**TASK GOAL**
Search the listing for "around" and copy every line where it appears.

**STORED DATA**
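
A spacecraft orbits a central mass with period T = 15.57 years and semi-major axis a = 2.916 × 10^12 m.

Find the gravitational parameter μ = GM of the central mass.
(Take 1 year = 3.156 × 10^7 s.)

Convert to SI: T = 15.57 years = 4.91389e+08 s.
GM = 4π² · a³ / T².
GM = 4π² · (2.916e+12)³ / (4.91389e+08)² m³/s² ≈ 4.054e+21 m³/s² = 4.054 × 10^21 m³/s².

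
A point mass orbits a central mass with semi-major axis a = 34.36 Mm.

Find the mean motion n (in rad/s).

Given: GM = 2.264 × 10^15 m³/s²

Convert to SI: a = 34.36 Mm = 3.436e+07 m.
n = √(GM / a³).
n = √(2.264e+15 / (3.436e+07)³) rad/s ≈ 0.0002362 rad/s.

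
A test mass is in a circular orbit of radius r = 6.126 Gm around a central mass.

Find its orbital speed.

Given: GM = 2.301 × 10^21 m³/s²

Convert to SI: r = 6.126 Gm = 6.126e+09 m.
For a circular orbit, gravity supplies the centripetal force, so v = √(GM / r).
v = √(2.301e+21 / 6.126e+09) m/s ≈ 6.129e+05 m/s = 612.9 km/s.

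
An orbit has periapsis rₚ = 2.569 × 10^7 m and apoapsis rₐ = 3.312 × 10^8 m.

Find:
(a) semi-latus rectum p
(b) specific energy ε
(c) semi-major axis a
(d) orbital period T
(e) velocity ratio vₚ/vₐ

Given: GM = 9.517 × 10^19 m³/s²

(a) From a = (rₚ + rₐ)/2 = 1.78445e+08 m and e = (rₐ − rₚ)/(rₐ + rₚ) = 0.856034, p = a(1 − e²) = 1.78445e+08 · (1 − (0.856034)²) ≈ 4.768e+07 m
(b) With a = (rₚ + rₐ)/2 = 1.78445e+08 m, ε = −GM/(2a) = −9.517e+19/(2 · 1.78445e+08) J/kg ≈ -2.667e+11 J/kg
(c) a = (rₚ + rₐ)/2 = (2.569e+07 + 3.312e+08)/2 ≈ 1.784e+08 m
(d) With a = (rₚ + rₐ)/2 = 1.78445e+08 m, T = 2π √(a³/GM) = 2π √((1.78445e+08)³/9.517e+19) s ≈ 1535 s
(e) Conservation of angular momentum (rₚvₚ = rₐvₐ) gives vₚ/vₐ = rₐ/rₚ = 3.312e+08/2.569e+07 ≈ 12.89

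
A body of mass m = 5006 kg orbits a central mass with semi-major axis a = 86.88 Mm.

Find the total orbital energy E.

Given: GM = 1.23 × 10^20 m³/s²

Convert to SI: a = 86.88 Mm = 8.688e+07 m.
E = −GMm / (2a).
E = −1.23e+20 · 5006 / (2 · 8.688e+07) J ≈ -3.544e+15 J = -3.544 PJ.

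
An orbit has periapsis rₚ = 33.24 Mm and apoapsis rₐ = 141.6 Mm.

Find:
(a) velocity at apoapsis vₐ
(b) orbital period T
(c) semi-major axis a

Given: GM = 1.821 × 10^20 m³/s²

Convert to SI: rₚ = 33.24 Mm = 3.324e+07 m; rₐ = 141.6 Mm = 1.416e+08 m.
(a) With a = (rₚ + rₐ)/2 = 8.742e+07 m, vₐ = √(GM (2/rₐ − 1/a)) = √(1.821e+20 · (2/1.416e+08 − 1/8.742e+07)) m/s ≈ 6.993e+05 m/s
(b) With a = (rₚ + rₐ)/2 = 8.742e+07 m, T = 2π √(a³/GM) = 2π √((8.742e+07)³/1.821e+20) s ≈ 380.6 s
(c) a = (rₚ + rₐ)/2 = (3.324e+07 + 1.416e+08)/2 ≈ 8.742e+07 m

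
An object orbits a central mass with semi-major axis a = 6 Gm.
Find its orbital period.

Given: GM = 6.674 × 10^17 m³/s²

Convert to SI: a = 6 Gm = 6e+09 m.
Kepler's third law: T = 2π √(a³ / GM).
Substituting a = 6e+09 m and GM = 6.674e+17 m³/s²:
T = 2π √((6e+09)³ / 6.674e+17) s
T ≈ 3.574e+06 s = 41.37 days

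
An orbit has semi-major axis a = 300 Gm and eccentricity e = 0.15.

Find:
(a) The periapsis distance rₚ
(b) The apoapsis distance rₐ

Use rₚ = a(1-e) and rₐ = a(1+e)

Convert to SI: a = 300 Gm = 3e+11 m.
(a) rₚ = a(1 − e) = 3e+11 · (1 − 0.15) = 3e+11 · 0.85 ≈ 2.55e+11 m = 255 Gm.
(b) rₐ = a(1 + e) = 3e+11 · (1 + 0.15) = 3e+11 · 1.15 ≈ 3.45e+11 m = 345 Gm.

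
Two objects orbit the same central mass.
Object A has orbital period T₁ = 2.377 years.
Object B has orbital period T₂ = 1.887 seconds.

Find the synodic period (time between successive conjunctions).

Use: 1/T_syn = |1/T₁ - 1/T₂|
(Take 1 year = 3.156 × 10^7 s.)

Convert to SI: T₁ = 2.377 years = 7.50181e+07 s.
T_syn = |T₁ · T₂ / (T₁ − T₂)|.
T_syn = |7.50181e+07 · 1.887 / (7.50181e+07 − 1.887)| s ≈ 1.887 s = 1.887 seconds.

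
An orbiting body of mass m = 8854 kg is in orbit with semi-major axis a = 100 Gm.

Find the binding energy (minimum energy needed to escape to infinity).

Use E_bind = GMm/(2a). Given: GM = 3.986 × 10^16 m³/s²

Convert to SI: a = 100 Gm = 1e+11 m.
Total orbital energy is E = −GMm/(2a); binding energy is E_bind = −E = GMm/(2a).
E_bind = 3.986e+16 · 8854 / (2 · 1e+11) J ≈ 1.765e+09 J = 1.765 GJ.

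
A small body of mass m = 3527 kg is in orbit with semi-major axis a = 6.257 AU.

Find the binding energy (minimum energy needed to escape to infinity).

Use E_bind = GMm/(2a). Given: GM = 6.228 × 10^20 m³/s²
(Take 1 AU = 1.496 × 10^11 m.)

Convert to SI: a = 6.257 AU = 9.36047e+11 m.
Total orbital energy is E = −GMm/(2a); binding energy is E_bind = −E = GMm/(2a).
E_bind = 6.228e+20 · 3527 / (2 · 9.36047e+11) J ≈ 1.173e+12 J = 1.173 TJ.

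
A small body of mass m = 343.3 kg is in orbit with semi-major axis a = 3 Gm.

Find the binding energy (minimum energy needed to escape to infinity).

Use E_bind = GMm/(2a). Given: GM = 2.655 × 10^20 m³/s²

Convert to SI: a = 3 Gm = 3e+09 m.
Total orbital energy is E = −GMm/(2a); binding energy is E_bind = −E = GMm/(2a).
E_bind = 2.655e+20 · 343.3 / (2 · 3e+09) J ≈ 1.519e+13 J = 15.19 TJ.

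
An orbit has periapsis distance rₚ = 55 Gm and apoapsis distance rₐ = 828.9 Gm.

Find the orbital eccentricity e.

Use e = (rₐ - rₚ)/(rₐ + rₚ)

Convert to SI: rₚ = 55 Gm = 5.5e+10 m; rₐ = 828.9 Gm = 8.289e+11 m.
e = (rₐ − rₚ) / (rₐ + rₚ).
e = (8.289e+11 − 5.5e+10) / (8.289e+11 + 5.5e+10) = 7.739e+11 / 8.839e+11 ≈ 0.8756.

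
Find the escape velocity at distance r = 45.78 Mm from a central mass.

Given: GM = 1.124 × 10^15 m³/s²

Convert to SI: r = 45.78 Mm = 4.578e+07 m.
Escape velocity comes from setting total energy to zero: ½v² − GM/r = 0 ⇒ v_esc = √(2GM / r).
v_esc = √(2 · 1.124e+15 / 4.578e+07) m/s ≈ 7007 m/s = 7.007 km/s.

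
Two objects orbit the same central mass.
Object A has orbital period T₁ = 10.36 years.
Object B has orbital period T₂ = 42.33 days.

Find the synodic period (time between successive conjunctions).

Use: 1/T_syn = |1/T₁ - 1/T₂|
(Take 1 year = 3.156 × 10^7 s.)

Convert to SI: T₁ = 10.36 years = 3.26962e+08 s; T₂ = 42.33 days = 3.65731e+06 s.
T_syn = |T₁ · T₂ / (T₁ − T₂)|.
T_syn = |3.26962e+08 · 3.65731e+06 / (3.26962e+08 − 3.65731e+06)| s ≈ 3.699e+06 s = 42.81 days.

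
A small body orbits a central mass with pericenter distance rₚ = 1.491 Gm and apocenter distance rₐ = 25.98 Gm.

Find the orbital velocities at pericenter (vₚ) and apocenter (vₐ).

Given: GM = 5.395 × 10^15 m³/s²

Convert to SI: rₚ = 1.491 Gm = 1.491e+09 m; rₐ = 25.98 Gm = 2.598e+10 m.
Use the vis-viva equation v² = GM(2/r − 1/a) with a = (rₚ + rₐ)/2 = (1.491e+09 + 2.598e+10)/2 = 1.37355e+10 m.
vₚ = √(GM · (2/rₚ − 1/a)) = √(5.395e+15 · (2/1.491e+09 − 1/1.37355e+10)) m/s ≈ 2616 m/s = 2.616 km/s.
vₐ = √(GM · (2/rₐ − 1/a)) = √(5.395e+15 · (2/2.598e+10 − 1/1.37355e+10)) m/s ≈ 150.1 m/s = 150.1 m/s.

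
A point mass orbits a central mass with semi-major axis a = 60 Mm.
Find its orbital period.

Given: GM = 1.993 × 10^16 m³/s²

Convert to SI: a = 60 Mm = 6e+07 m.
Kepler's third law: T = 2π √(a³ / GM).
Substituting a = 6e+07 m and GM = 1.993e+16 m³/s²:
T = 2π √((6e+07)³ / 1.993e+16) s
T ≈ 2.068e+04 s = 5.746 hours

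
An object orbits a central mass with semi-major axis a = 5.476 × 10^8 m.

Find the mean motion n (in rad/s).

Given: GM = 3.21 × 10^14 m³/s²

n = √(GM / a³).
n = √(3.21e+14 / (5.476e+08)³) rad/s ≈ 1.398e-06 rad/s.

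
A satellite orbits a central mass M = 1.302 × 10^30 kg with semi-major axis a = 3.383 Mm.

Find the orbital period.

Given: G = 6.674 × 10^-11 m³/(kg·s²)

Convert to SI: a = 3.383 Mm = 3.383e+06 m.
GM = G · M = 6.674e-11 · 1.302e+30 = 8.68955e+19 m³/s².
Kepler's third law: T = 2π √(a³ / GM).
Substituting a = 3.383e+06 m and GM = 8.68955e+19 m³/s²:
T = 2π √((3.383e+06)³ / 8.68955e+19) s
T ≈ 4.194 s = 4.194 seconds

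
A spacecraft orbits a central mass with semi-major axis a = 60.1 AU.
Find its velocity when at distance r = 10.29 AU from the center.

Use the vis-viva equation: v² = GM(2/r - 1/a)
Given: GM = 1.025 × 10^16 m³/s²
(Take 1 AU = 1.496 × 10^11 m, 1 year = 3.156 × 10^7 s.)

Convert to SI: a = 60.1 AU = 8.99096e+12 m; r = 10.29 AU = 1.53938e+12 m.
Vis-viva: v = √(GM · (2/r − 1/a)).
2/r − 1/a = 2/1.53938e+12 − 1/8.99096e+12 = 1.188e-12 m⁻¹.
v = √(1.025e+16 · 1.188e-12) m/s ≈ 110.3 m/s = 0.02328 AU/year.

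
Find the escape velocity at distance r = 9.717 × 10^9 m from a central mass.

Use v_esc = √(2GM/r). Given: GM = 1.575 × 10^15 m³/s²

Escape velocity comes from setting total energy to zero: ½v² − GM/r = 0 ⇒ v_esc = √(2GM / r).
v_esc = √(2 · 1.575e+15 / 9.717e+09) m/s ≈ 569.4 m/s = 569.4 m/s.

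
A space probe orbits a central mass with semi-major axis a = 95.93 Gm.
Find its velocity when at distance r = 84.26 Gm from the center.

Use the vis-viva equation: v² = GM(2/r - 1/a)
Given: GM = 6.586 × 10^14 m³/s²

Convert to SI: a = 95.93 Gm = 9.593e+10 m; r = 84.26 Gm = 8.426e+10 m.
Vis-viva: v = √(GM · (2/r − 1/a)).
2/r − 1/a = 2/8.426e+10 − 1/9.593e+10 = 1.33118e-11 m⁻¹.
v = √(6.586e+14 · 1.33118e-11) m/s ≈ 93.63 m/s = 93.63 m/s.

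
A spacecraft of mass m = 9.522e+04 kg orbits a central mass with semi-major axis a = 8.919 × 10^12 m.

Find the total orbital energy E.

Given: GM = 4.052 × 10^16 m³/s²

E = −GMm / (2a).
E = −4.052e+16 · 9.522e+04 / (2 · 8.919e+12) J ≈ -2.163e+08 J = -216.3 MJ.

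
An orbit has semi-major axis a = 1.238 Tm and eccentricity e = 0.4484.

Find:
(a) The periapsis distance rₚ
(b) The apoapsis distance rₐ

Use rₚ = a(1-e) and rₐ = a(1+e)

Convert to SI: a = 1.238 Tm = 1.238e+12 m.
(a) rₚ = a(1 − e) = 1.238e+12 · (1 − 0.4484) = 1.238e+12 · 0.5516 ≈ 6.829e+11 m = 682.9 Gm.
(b) rₐ = a(1 + e) = 1.238e+12 · (1 + 0.4484) = 1.238e+12 · 1.4484 ≈ 1.793e+12 m = 1.793 Tm.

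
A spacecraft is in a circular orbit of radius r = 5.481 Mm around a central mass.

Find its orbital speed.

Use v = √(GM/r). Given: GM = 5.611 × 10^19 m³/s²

Convert to SI: r = 5.481 Mm = 5.481e+06 m.
For a circular orbit, gravity supplies the centripetal force, so v = √(GM / r).
v = √(5.611e+19 / 5.481e+06) m/s ≈ 3.2e+06 m/s = 3200 km/s.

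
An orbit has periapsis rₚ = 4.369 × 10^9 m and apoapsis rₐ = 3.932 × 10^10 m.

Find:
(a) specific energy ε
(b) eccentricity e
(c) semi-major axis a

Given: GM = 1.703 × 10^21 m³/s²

(a) With a = (rₚ + rₐ)/2 = 2.18445e+10 m, ε = −GM/(2a) = −1.703e+21/(2 · 2.18445e+10) J/kg ≈ -3.898e+10 J/kg
(b) e = (rₐ − rₚ)/(rₐ + rₚ) = (3.932e+10 − 4.369e+09)/(3.932e+10 + 4.369e+09) ≈ 0.8
(c) a = (rₚ + rₐ)/2 = (4.369e+09 + 3.932e+10)/2 ≈ 2.184e+10 m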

**RESULT BELOW**
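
A test mass is in a circular orbit of radius r = 6.126 Gm around a central mass.
A spacecraft is in a circular orbit of radius r = 5.481 Mm around a central mass.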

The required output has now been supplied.